## ASSIGNMENT
From the entries below, retype only the lines from the one with "services | £11.03 |" through the one with "wool sweater (clothing", exactly as written.

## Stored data

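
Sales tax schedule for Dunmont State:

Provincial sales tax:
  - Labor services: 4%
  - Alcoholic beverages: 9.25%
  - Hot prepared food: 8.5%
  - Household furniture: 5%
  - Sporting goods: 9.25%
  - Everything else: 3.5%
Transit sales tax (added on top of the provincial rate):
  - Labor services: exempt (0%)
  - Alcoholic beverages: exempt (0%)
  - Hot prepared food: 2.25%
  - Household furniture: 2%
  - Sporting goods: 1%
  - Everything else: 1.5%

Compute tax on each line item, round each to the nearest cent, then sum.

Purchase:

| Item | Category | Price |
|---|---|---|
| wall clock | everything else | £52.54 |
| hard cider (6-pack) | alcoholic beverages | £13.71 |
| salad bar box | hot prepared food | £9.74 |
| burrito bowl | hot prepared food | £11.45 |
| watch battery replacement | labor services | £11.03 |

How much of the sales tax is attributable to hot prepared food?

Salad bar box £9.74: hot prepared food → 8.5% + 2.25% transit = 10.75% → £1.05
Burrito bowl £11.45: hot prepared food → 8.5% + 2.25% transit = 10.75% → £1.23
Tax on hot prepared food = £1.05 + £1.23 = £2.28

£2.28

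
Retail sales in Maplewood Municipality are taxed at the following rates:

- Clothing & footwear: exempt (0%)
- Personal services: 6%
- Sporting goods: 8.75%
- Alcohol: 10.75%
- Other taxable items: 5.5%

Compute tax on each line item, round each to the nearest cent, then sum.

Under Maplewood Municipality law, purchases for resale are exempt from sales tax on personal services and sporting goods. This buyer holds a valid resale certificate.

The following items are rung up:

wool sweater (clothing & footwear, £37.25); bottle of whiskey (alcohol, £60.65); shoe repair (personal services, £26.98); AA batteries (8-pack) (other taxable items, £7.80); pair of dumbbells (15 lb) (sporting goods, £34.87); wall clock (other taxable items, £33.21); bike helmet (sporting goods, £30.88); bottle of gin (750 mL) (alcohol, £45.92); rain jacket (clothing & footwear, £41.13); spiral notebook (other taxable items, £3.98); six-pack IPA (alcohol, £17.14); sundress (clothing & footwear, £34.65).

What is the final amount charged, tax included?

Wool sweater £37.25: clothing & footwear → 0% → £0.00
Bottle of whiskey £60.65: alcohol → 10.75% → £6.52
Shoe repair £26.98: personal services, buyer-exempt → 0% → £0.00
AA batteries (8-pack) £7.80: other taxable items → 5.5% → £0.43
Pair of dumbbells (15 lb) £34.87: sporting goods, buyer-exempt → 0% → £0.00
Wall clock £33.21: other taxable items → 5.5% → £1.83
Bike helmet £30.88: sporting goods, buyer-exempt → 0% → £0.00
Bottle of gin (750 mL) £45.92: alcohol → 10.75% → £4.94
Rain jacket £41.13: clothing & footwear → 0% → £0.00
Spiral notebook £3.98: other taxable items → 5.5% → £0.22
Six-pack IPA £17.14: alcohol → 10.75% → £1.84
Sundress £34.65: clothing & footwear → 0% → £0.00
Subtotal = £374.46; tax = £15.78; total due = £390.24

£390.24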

## TASK RESULT
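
| watch battery replacement | labor services | £11.03 |

How much of the sales tax is attributable to hot prepared food?

Salad bar box £9.74: hot prepared food → 8.5% + 2.25% transit = 10.75% → £1.05
Burrito bowl £11.45: hot prepared food → 8.5% + 2.25% transit = 10.75% → £1.23
Tax on hot prepared food = £1.05 + £1.23 = £2.28

£2.28

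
Retail sales in Maplewood Municipality are taxed at the following rates:

- Clothing & footwear: exempt (0%)
- Personal services: 6%
- Sporting goods: 8.75%
- Alcohol: 10.75%
- Other taxable items: 5.5%

Compute tax on each line item, round each to the nearest cent, then sum.

Under Maplewood Municipality law, purchases for resale are exempt from sales tax on personal services and sporting goods. This buyer holds a valid resale certificate.

The following items are rung up:

wool sweater (clothing & footwear, £37.25); bottle of whiskey (alcohol, £60.65); shoe repair (personal services, £26.98); AA batteries (8-pack) (other taxable items, £7.80); pair of dumbbells (15 lb) (sporting goods, £34.87); wall clock (other taxable items, £33.21); bike helmet (sporting goods, £30.88); bottle of gin (750 mL) (alcohol, £45.92); rain jacket (clothing & footwear, £41.13); spiral notebook (other taxable items, £3.98); six-pack IPA (alcohol, £17.14); sundress (clothing & footwear, £34.65).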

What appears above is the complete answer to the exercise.